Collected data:
____
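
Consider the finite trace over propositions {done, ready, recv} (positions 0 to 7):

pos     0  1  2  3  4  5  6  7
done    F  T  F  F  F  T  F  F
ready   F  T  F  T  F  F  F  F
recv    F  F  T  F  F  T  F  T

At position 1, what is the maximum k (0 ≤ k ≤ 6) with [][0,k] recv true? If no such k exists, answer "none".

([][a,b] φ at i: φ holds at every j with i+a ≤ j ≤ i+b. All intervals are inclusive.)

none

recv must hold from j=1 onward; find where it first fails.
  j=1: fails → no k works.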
____
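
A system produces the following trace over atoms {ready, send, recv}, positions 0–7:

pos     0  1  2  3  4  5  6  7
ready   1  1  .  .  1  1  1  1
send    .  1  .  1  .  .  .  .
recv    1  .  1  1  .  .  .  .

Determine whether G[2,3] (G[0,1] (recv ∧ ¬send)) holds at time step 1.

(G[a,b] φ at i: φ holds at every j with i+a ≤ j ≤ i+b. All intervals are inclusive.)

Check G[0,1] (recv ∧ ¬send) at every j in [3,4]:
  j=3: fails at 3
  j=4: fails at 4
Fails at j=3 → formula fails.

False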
____
Problem to work on:
Return each line of the entries that holds the string "trace".

Solution to this exercise:
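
Consider the finite trace over propositions {done, ready, recv} (positions 0 to 7):
A system produces the following trace over atoms {ready, send, recv}, positions 0–7: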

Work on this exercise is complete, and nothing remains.